◆ What you need to do
All entries below are to be retyped in full, precisely as they appear.

◆ Data section

= = = =

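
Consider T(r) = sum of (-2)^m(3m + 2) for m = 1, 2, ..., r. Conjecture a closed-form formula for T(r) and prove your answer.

We claim T(r) = 2(-2)^r(r + 1) - 2 for all r ≥ 1.
Base case (r = 1): T(1) = -10, and the closed form gives -10. They agree.
Inductive step: assume the claim holds for r = m, so T(m) = 2(-2)^m(m + 1) - 2.
Then T(m+1) = T(m) + ((-2)^(m + 1)(3m + 5)) = (2(-2)^m(m + 1) - 2) + ((-2)^(m + 1)(3m + 5)).
Simplifying, T(m+1) = -4(-2)^m·m - 8(-2)^m - 2 = 2(-2)^(m+1)((m+1) + 1) - 2,
which is the closed form with r = m+1.
By the principle of mathematical induction, the result holds for all r ≥ 1.

T(r) = 2(-2)^r(r + 1) - 2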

= = = =

◆ Result
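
Consider T(r) = sum of (-2)^m(3m + 2) for m = 1, 2, ..., r. Conjecture a closed-form formula for T(r) and prove your answer.

We claim T(r) = 2(-2)^r(r + 1) - 2 for all r ≥ 1.
Base case (r = 1): T(1) = -10, and the closed form gives -10. They agree.
Inductive step: assume the claim holds for r = m, so T(m) = 2(-2)^m(m + 1) - 2.
Then T(m+1) = T(m) + ((-2)^(m + 1)(3m + 5)) = (2(-2)^m(m + 1) - 2) + ((-2)^(m + 1)(3m + 5)).
Simplifying, T(m+1) = -4(-2)^m·m - 8(-2)^m - 2 = 2(-2)^(m+1)((m+1) + 1) - 2,
which is the closed form with r = m+1.
By the principle of mathematical induction, the result holds for all r ≥ 1.

T(r) = 2(-2)^r(r + 1) - 2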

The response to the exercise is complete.